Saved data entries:
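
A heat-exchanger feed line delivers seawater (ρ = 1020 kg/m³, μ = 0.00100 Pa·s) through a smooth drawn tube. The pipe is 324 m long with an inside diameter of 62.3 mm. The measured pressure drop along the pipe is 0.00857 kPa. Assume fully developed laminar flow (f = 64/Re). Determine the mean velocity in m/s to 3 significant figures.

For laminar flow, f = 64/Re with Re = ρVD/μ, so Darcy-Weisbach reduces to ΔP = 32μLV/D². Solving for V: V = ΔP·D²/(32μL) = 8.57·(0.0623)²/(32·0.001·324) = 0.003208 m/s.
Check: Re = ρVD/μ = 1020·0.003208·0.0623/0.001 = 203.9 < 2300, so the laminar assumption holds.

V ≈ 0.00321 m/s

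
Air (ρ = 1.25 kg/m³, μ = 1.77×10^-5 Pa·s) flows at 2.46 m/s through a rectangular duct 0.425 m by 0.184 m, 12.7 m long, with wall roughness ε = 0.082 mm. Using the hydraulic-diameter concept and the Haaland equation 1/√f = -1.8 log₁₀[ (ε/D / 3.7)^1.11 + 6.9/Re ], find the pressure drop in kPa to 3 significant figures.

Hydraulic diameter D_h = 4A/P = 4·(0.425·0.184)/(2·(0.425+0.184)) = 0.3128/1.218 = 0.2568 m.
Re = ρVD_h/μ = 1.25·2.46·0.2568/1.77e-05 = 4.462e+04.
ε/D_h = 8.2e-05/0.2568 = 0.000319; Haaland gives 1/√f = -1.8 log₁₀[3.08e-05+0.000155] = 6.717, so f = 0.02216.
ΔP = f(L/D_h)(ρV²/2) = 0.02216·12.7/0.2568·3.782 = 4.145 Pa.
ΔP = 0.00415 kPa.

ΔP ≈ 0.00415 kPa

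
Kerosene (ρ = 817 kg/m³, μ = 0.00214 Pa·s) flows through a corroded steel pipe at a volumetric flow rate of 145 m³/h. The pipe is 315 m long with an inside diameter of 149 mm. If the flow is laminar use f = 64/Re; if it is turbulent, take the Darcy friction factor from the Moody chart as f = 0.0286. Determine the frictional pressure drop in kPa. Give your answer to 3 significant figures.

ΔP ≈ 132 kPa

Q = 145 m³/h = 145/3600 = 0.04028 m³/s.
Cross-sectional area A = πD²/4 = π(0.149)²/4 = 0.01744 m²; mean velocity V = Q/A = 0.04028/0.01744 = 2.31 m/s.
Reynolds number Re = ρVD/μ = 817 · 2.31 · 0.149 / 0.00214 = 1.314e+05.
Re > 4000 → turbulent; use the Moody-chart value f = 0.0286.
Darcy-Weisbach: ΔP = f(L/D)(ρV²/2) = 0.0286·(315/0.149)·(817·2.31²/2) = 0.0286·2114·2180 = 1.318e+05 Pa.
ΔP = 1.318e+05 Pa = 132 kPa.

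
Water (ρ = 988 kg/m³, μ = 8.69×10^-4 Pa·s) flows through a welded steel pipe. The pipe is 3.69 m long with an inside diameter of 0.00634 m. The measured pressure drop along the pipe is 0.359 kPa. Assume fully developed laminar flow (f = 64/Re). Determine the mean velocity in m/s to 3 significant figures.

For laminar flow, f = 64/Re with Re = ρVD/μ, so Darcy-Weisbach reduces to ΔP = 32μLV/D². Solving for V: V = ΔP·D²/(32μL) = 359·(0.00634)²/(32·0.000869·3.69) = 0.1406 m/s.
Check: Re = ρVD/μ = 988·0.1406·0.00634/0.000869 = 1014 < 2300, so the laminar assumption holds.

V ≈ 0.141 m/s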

[TASK REQUIREMENTS]
Produce a verbatim transcription of the entries above.

[ANSWER TO THE EXERCISE]
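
A heat-exchanger feed line delivers seawater (ρ = 1020 kg/m³, μ = 0.00100 Pa·s) through a smooth drawn tube. The pipe is 324 m long with an inside diameter of 62.3 mm. The measured pressure drop along the pipe is 0.00857 kPa. Assume fully developed laminar flow (f = 64/Re). Determine the mean velocity in m/s to 3 significant figures.

For laminar flow, f = 64/Re with Re = ρVD/μ, so Darcy-Weisbach reduces to ΔP = 32μLV/D². Solving for V: V = ΔP·D²/(32μL) = 8.57·(0.0623)²/(32·0.001·324) = 0.003208 m/s.
Check: Re = ρVD/μ = 1020·0.003208·0.0623/0.001 = 203.9 < 2300, so the laminar assumption holds.

V ≈ 0.00321 m/s

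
Air (ρ = 1.25 kg/m³, μ = 1.77×10^-5 Pa·s) flows at 2.46 m/s through a rectangular duct 0.425 m by 0.184 m, 12.7 m long, with wall roughness ε = 0.082 mm. Using the hydraulic-diameter concept and the Haaland equation 1/√f = -1.8 log₁₀[ (ε/D / 3.7)^1.11 + 6.9/Re ], find the pressure drop in kPa to 3 significant figures.

Hydraulic diameter D_h = 4A/P = 4·(0.425·0.184)/(2·(0.425+0.184)) = 0.3128/1.218 = 0.2568 m.
Re = ρVD_h/μ = 1.25·2.46·0.2568/1.77e-05 = 4.462e+04.
ε/D_h = 8.2e-05/0.2568 = 0.000319; Haaland gives 1/√f = -1.8 log₁₀[3.08e-05+0.000155] = 6.717, so f = 0.02216.
ΔP = f(L/D_h)(ρV²/2) = 0.02216·12.7/0.2568·3.782 = 4.145 Pa.
ΔP = 0.00415 kPa.

ΔP ≈ 0.00415 kPa

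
Kerosene (ρ = 817 kg/m³, μ = 0.00214 Pa·s) flows through a corroded steel pipe at a volumetric flow rate of 145 m³/h. The pipe is 315 m long with an inside diameter of 149 mm. If the flow is laminar use f = 64/Re; if it is turbulent, take the Darcy friction factor from the Moody chart as f = 0.0286. Determine the frictional pressure drop in kPa. Give your answer to 3 significant figures.

ΔP ≈ 132 kPa

Q = 145 m³/h = 145/3600 = 0.04028 m³/s.
Cross-sectional area A = πD²/4 = π(0.149)²/4 = 0.01744 m²; mean velocity V = Q/A = 0.04028/0.01744 = 2.31 m/s.
Reynolds number Re = ρVD/μ = 817 · 2.31 · 0.149 / 0.00214 = 1.314e+05.
Re > 4000 → turbulent; use the Moody-chart value f = 0.0286.
Darcy-Weisbach: ΔP = f(L/D)(ρV²/2) = 0.0286·(315/0.149)·(817·2.31²/2) = 0.0286·2114·2180 = 1.318e+05 Pa.
ΔP = 1.318e+05 Pa = 132 kPa.

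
Water (ρ = 988 kg/m³, μ = 8.69×10^-4 Pa·s) flows through a welded steel pipe. The pipe is 3.69 m long with an inside diameter of 0.00634 m. The measured pressure drop along the pipe is 0.359 kPa. Assume fully developed laminar flow (f = 64/Re). Determine the mean velocity in m/s to 3 significant figures.

For laminar flow, f = 64/Re with Re = ρVD/μ, so Darcy-Weisbach reduces to ΔP = 32μLV/D². Solving for V: V = ΔP·D²/(32μL) = 359·(0.00634)²/(32·0.000869·3.69) = 0.1406 m/s.
Check: Re = ρVD/μ = 988·0.1406·0.00634/0.000869 = 1014 < 2300, so the laminar assumption holds.

V ≈ 0.141 m/s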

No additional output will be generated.